Segment Open
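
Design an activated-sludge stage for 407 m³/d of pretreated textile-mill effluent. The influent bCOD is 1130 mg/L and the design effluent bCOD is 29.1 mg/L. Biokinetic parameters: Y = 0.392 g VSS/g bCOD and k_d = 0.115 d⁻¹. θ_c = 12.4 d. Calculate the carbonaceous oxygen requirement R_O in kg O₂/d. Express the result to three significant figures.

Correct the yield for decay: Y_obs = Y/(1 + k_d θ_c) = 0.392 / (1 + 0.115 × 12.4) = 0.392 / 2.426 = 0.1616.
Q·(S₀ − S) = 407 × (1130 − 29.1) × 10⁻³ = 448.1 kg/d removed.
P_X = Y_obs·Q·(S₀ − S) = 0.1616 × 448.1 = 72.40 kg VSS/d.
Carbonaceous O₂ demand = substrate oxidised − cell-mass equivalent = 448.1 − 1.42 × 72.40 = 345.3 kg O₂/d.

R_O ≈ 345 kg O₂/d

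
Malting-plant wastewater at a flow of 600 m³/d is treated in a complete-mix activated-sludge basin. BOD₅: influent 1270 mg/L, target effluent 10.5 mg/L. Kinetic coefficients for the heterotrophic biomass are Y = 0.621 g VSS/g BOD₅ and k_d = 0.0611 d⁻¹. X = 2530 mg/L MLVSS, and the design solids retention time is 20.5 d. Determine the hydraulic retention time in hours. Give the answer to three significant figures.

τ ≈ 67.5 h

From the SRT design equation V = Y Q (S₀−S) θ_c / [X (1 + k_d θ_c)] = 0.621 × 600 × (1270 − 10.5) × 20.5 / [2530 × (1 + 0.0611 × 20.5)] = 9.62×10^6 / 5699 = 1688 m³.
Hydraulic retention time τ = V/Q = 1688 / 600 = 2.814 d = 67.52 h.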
Segment Closed
[Exercise aim]: Would you transcribe the whole listing, keeping every character the same?

[Solution to this problem]:
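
Design an activated-sludge stage for 407 m³/d of pretreated textile-mill effluent. The influent bCOD is 1130 mg/L and the design effluent bCOD is 29.1 mg/L. Biokinetic parameters: Y = 0.392 g VSS/g bCOD and k_d = 0.115 d⁻¹. θ_c = 12.4 d. Calculate the carbonaceous oxygen requirement R_O in kg O₂/d. Express the result to three significant figures.

Correct the yield for decay: Y_obs = Y/(1 + k_d θ_c) = 0.392 / (1 + 0.115 × 12.4) = 0.392 / 2.426 = 0.1616.
Q·(S₀ − S) = 407 × (1130 − 29.1) × 10⁻³ = 448.1 kg/d removed.
P_X = Y_obs·Q·(S₀ − S) = 0.1616 × 448.1 = 72.40 kg VSS/d.
Carbonaceous O₂ demand = substrate oxidised − cell-mass equivalent = 448.1 − 1.42 × 72.40 = 345.3 kg O₂/d.

R_O ≈ 345 kg O₂/d

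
Malting-plant wastewater at a flow of 600 m³/d is treated in a complete-mix activated-sludge basin. BOD₅: influent 1270 mg/L, target effluent 10.5 mg/L. Kinetic coefficients for the heterotrophic biomass are Y = 0.621 g VSS/g BOD₅ and k_d = 0.0611 d⁻¹. X = 2530 mg/L MLVSS, and the design solids retention time is 20.5 d. Determine the hydraulic retention time in hours. Give the answer to three significant figures.

τ ≈ 67.5 h

From the SRT design equation V = Y Q (S₀−S) θ_c / [X (1 + k_d θ_c)] = 0.621 × 600 × (1270 − 10.5) × 20.5 / [2530 × (1 + 0.0611 × 20.5)] = 9.62×10^6 / 5699 = 1688 m³.
Hydraulic retention time τ = V/Q = 1688 / 600 = 2.814 d = 67.52 h.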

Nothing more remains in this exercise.